Send back every record exactly.

(Stored data)
++++++++++
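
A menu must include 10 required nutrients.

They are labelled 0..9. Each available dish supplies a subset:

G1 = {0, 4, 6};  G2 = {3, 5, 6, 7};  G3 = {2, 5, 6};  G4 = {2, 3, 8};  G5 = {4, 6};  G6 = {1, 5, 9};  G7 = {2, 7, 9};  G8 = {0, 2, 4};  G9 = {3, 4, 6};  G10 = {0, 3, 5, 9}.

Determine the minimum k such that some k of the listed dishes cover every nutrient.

4

G2 and G4 and G6 and G8 together: G2 ∪ G4 ∪ G6 ∪ G8 = {0, 1, 2, 3, 4, 5, 6, 7, 8, 9} — every nutrient is covered.
Only G6 contains 1, so G6 is forced; the remaining 7 nutrients need at least 3 more dishes (each remaining dish adds at most 3) — so at least 4 dishes are needed, and 4 is optimal.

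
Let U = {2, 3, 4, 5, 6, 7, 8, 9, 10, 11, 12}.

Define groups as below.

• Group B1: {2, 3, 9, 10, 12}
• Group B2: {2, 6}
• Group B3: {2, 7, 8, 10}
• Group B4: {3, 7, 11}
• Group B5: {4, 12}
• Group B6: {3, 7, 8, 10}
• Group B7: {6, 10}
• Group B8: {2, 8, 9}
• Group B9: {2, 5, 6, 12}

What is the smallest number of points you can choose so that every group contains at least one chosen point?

H = {2, 7, 10, 12} meets every group (each contains at least one member of H), and |H| = 4.
The groups B4, B5, B7, B8 are pairwise disjoint, so any hitting set needs a separate point for each — at least 4. Hence 4 is optimal.

4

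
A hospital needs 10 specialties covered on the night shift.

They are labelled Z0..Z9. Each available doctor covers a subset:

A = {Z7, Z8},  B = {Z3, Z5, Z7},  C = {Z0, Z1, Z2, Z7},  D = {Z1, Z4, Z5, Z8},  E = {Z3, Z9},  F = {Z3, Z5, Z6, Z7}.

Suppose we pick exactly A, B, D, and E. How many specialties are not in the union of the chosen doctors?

3

Union of A, B, D, E = {Z1, Z3, Z4, Z5, Z7, Z8, Z9}.
Not covered: Z0, Z2, Z6 — 3 specialties.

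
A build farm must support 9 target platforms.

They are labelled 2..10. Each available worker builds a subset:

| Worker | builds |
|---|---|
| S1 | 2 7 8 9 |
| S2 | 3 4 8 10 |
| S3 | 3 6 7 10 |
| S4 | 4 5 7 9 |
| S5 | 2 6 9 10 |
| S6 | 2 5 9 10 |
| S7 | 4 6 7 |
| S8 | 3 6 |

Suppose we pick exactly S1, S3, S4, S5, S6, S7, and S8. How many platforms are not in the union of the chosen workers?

0

Union of S1, S3, S4, S5, S6, S7, S8 = {2, 3, 4, 5, 6, 7, 8, 9, 10} — that's every platform, so 0 are uncovered.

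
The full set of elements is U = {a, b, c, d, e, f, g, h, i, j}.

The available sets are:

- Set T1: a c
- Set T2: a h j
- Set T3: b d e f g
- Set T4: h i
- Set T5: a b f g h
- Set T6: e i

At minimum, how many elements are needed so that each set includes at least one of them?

3

T = {a, e, h} meets every set (each contains at least one member of T), and |T| = 3.
The sets T1, T3, T4 are pairwise disjoint, so any hitting set needs a separate element for each — at least 3. Hence 3 is optimal.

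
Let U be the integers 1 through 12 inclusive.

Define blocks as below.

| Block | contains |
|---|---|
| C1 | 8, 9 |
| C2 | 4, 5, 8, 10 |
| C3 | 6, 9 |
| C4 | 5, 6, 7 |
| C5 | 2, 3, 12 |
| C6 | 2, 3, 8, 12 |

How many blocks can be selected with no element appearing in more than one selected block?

3

C2, C3, C5 are pairwise disjoint (C2={4,5,8,10}; C3={6,9}; C5={2,3,12}).
Every remaining block overlaps one of these, and no 4 of the listed blocks are pairwise disjoint, so 3 is the maximum.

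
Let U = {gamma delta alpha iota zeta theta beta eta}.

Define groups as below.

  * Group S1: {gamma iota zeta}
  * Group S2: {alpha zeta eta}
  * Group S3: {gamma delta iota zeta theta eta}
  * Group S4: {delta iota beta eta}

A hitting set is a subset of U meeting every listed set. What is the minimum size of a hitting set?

2

The 2 points {zeta, eta} hit every group.
No single point lies in every group, so at least 2 are needed and 2 is optimal.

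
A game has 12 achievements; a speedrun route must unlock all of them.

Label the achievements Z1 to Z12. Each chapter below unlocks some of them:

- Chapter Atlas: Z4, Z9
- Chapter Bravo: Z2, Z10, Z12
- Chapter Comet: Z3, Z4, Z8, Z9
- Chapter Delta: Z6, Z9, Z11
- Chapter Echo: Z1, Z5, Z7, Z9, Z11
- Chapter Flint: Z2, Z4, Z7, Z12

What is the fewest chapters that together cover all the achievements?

Bravo and Comet and Delta and Echo together: Bravo ∪ Comet ∪ Delta ∪ Echo = {Z1, Z2, Z3, Z4, Z5, Z6, Z7, Z8, Z9, Z10, Z11, Z12} — every achievement is covered.
Only Echo contains Z1, so Echo is forced; the remaining 7 achievements need at least 3 more chapters (each remaining chapter adds at most 3) — so at least 4 chapters are needed, and 4 is optimal.

4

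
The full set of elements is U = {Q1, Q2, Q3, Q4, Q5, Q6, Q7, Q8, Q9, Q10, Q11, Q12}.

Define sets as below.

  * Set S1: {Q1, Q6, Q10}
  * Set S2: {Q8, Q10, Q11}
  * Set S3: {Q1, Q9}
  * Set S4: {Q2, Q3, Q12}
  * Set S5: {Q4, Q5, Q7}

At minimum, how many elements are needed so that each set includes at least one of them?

4

H = {Q1, Q2, Q5, Q8} meets every set (each contains at least one member of H), and |H| = 4.
The sets S2, S3, S4, S5 are pairwise disjoint, so any hitting set needs a separate element for each — at least 4. Hence 4 is optimal.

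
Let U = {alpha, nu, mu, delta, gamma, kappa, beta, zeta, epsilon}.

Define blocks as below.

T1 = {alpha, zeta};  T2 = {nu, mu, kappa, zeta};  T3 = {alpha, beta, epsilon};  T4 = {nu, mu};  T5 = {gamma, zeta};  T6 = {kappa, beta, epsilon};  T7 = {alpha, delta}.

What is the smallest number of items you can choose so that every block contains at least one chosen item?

Take H = {alpha, mu, zeta, epsilon}. Each listed block contains at least one of these, so H is a hitting set of size 4.
The blocks T4, T5, T6, T7 are pairwise disjoint, so any hitting set needs a separate item for each — at least 4. Hence 4 is optimal.

4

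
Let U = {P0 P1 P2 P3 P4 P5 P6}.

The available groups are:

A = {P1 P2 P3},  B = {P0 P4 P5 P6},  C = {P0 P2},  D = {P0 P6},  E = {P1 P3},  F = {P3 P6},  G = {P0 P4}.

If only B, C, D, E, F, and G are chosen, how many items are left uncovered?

0

Union of B, C, D, E, F, G = {P0, P1, P2, P3, P4, P5, P6} — that's every item, so 0 are uncovered.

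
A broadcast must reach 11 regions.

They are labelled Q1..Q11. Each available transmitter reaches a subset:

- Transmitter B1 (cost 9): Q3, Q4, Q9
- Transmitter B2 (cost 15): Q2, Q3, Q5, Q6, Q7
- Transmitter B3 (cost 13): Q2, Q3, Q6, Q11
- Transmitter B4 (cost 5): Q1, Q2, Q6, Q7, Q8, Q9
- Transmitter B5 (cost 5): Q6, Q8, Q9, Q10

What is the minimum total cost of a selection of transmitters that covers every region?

B1, B2, B3, B4, B5 together cover every region (B1 ∪ B2 ∪ B3 ∪ B4 ∪ B5 = {Q1, Q2, Q3, Q4, Q5, Q6, Q7, Q8, Q9, Q10, Q11}); total cost 9 + 15 + 13 + 5 + 5 = 47.
No covering selection has total cost below 47.

47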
++++++++++
TASK RESPONSE:
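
A menu must include 10 required nutrients.

They are labelled 0..9. Each available dish supplies a subset:

G1 = {0, 4, 6};  G2 = {3, 5, 6, 7};  G3 = {2, 5, 6};  G4 = {2, 3, 8};  G5 = {4, 6};  G6 = {1, 5, 9};  G7 = {2, 7, 9};  G8 = {0, 2, 4};  G9 = {3, 4, 6};  G10 = {0, 3, 5, 9}.

Determine the minimum k such that some k of the listed dishes cover every nutrient.

4

G2 and G4 and G6 and G8 together: G2 ∪ G4 ∪ G6 ∪ G8 = {0, 1, 2, 3, 4, 5, 6, 7, 8, 9} — every nutrient is covered.
Only G6 contains 1, so G6 is forced; the remaining 7 nutrients need at least 3 more dishes (each remaining dish adds at most 3) — so at least 4 dishes are needed, and 4 is optimal.

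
Let U = {2, 3, 4, 5, 6, 7, 8, 9, 10, 11, 12}.

Define groups as below.

• Group B1: {2, 3, 9, 10, 12}
• Group B2: {2, 6}
• Group B3: {2, 7, 8, 10}
• Group B4: {3, 7, 11}
• Group B5: {4, 12}
• Group B6: {3, 7, 8, 10}
• Group B7: {6, 10}
• Group B8: {2, 8, 9}
• Group B9: {2, 5, 6, 12}

What is the smallest number of points you can choose so that every group contains at least one chosen point?

H = {2, 7, 10, 12} meets every group (each contains at least one member of H), and |H| = 4.
The groups B4, B5, B7, B8 are pairwise disjoint, so any hitting set needs a separate point for each — at least 4. Hence 4 is optimal.

4

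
A hospital needs 10 specialties covered on the night shift.

They are labelled Z0..Z9. Each available doctor covers a subset:

A = {Z7, Z8},  B = {Z3, Z5, Z7},  C = {Z0, Z1, Z2, Z7},  D = {Z1, Z4, Z5, Z8},  E = {Z3, Z9},  F = {Z3, Z5, Z6, Z7}.

Suppose we pick exactly A, B, D, and E. How many specialties are not in the union of the chosen doctors?

3

Union of A, B, D, E = {Z1, Z3, Z4, Z5, Z7, Z8, Z9}.
Not covered: Z0, Z2, Z6 — 3 specialties.

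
A build farm must support 9 target platforms.

They are labelled 2..10. Each available worker builds a subset:

| Worker | builds |
|---|---|
| S1 | 2 7 8 9 |
| S2 | 3 4 8 10 |
| S3 | 3 6 7 10 |
| S4 | 4 5 7 9 |
| S5 | 2 6 9 10 |
| S6 | 2 5 9 10 |
| S7 | 4 6 7 |
| S8 | 3 6 |

Suppose we pick exactly S1, S3, S4, S5, S6, S7, and S8. How many platforms are not in the union of the chosen workers?

0

Union of S1, S3, S4, S5, S6, S7, S8 = {2, 3, 4, 5, 6, 7, 8, 9, 10} — that's every platform, so 0 are uncovered.

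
The full set of elements is U = {a, b, c, d, e, f, g, h, i, j}.

The available sets are:

- Set T1: a c
- Set T2: a h j
- Set T3: b d e f g
- Set T4: h i
- Set T5: a b f g h
- Set T6: e i

At minimum, how many elements are needed so that each set includes at least one of them?

3

T = {a, e, h} meets every set (each contains at least one member of T), and |T| = 3.
The sets T1, T3, T4 are pairwise disjoint, so any hitting set needs a separate element for each — at least 3. Hence 3 is optimal.

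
Let U be the integers 1 through 12 inclusive.

Define blocks as below.

| Block | contains |
|---|---|
| C1 | 8, 9 |
| C2 | 4, 5, 8, 10 |
| C3 | 6, 9 |
| C4 | 5, 6, 7 |
| C5 | 2, 3, 12 |
| C6 | 2, 3, 8, 12 |

How many blocks can be selected with no element appearing in more than one selected block?

3

C2, C3, C5 are pairwise disjoint (C2={4,5,8,10}; C3={6,9}; C5={2,3,12}).
Every remaining block overlaps one of these, and no 4 of the listed blocks are pairwise disjoint, so 3 is the maximum.

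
Let U = {gamma delta alpha iota zeta theta beta eta}.

Define groups as below.

  * Group S1: {gamma iota zeta}
  * Group S2: {alpha zeta eta}
  * Group S3: {gamma delta iota zeta theta eta}
  * Group S4: {delta iota beta eta}

A hitting set is a subset of U meeting every listed set. What is the minimum size of a hitting set?

2

The 2 points {zeta, eta} hit every group.
No single point lies in every group, so at least 2 are needed and 2 is optimal.

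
A game has 12 achievements; a speedrun route must unlock all of them.

Label the achievements Z1 to Z12. Each chapter below unlocks some of them:

- Chapter Atlas: Z4, Z9
- Chapter Bravo: Z2, Z10, Z12
- Chapter Comet: Z3, Z4, Z8, Z9
- Chapter Delta: Z6, Z9, Z11
- Chapter Echo: Z1, Z5, Z7, Z9, Z11
- Chapter Flint: Z2, Z4, Z7, Z12

What is the fewest chapters that together cover all the achievements?

Bravo and Comet and Delta and Echo together: Bravo ∪ Comet ∪ Delta ∪ Echo = {Z1, Z2, Z3, Z4, Z5, Z6, Z7, Z8, Z9, Z10, Z11, Z12} — every achievement is covered.
Only Echo contains Z1, so Echo is forced; the remaining 7 achievements need at least 3 more chapters (each remaining chapter adds at most 3) — so at least 4 chapters are needed, and 4 is optimal.

4

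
The full set of elements is U = {Q1, Q2, Q3, Q4, Q5, Q6, Q7, Q8, Q9, Q10, Q11, Q12}.

Define sets as below.

  * Set S1: {Q1, Q6, Q10}
  * Set S2: {Q8, Q10, Q11}
  * Set S3: {Q1, Q9}
  * Set S4: {Q2, Q3, Q12}
  * Set S5: {Q4, Q5, Q7}

At minimum, how many elements are needed so that each set includes at least one of them?

4

H = {Q1, Q2, Q5, Q8} meets every set (each contains at least one member of H), and |H| = 4.
The sets S2, S3, S4, S5 are pairwise disjoint, so any hitting set needs a separate element for each — at least 4. Hence 4 is optimal.

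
Let U = {alpha, nu, mu, delta, gamma, kappa, beta, zeta, epsilon}.

Define blocks as below.

T1 = {alpha, zeta};  T2 = {nu, mu, kappa, zeta};  T3 = {alpha, beta, epsilon};  T4 = {nu, mu};  T5 = {gamma, zeta};  T6 = {kappa, beta, epsilon};  T7 = {alpha, delta}.

What is the smallest number of items you can choose so that every block contains at least one chosen item?

Take H = {alpha, mu, zeta, epsilon}. Each listed block contains at least one of these, so H is a hitting set of size 4.
The blocks T4, T5, T6, T7 are pairwise disjoint, so any hitting set needs a separate item for each — at least 4. Hence 4 is optimal.

4

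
Let U = {P0 P1 P2 P3 P4 P5 P6}.

The available groups are:

A = {P1 P2 P3},  B = {P0 P4 P5 P6},  C = {P0 P2},  D = {P0 P6},  E = {P1 P3},  F = {P3 P6},  G = {P0 P4}.

If only B, C, D, E, F, and G are chosen, how many items are left uncovered?

0

Union of B, C, D, E, F, G = {P0, P1, P2, P3, P4, P5, P6} — that's every item, so 0 are uncovered.

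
A broadcast must reach 11 regions.

They are labelled Q1..Q11. Each available transmitter reaches a subset:

- Transmitter B1 (cost 9): Q3, Q4, Q9
- Transmitter B2 (cost 15): Q2, Q3, Q5, Q6, Q7
- Transmitter B3 (cost 13): Q2, Q3, Q6, Q11
- Transmitter B4 (cost 5): Q1, Q2, Q6, Q7, Q8, Q9
- Transmitter B5 (cost 5): Q6, Q8, Q9, Q10

What is the minimum total cost of a selection of transmitters that covers every region?

B1, B2, B3, B4, B5 together cover every region (B1 ∪ B2 ∪ B3 ∪ B4 ∪ B5 = {Q1, Q2, Q3, Q4, Q5, Q6, Q7, Q8, Q9, Q10, Q11}); total cost 9 + 15 + 13 + 5 + 5 = 47.
No covering selection has total cost below 47.

47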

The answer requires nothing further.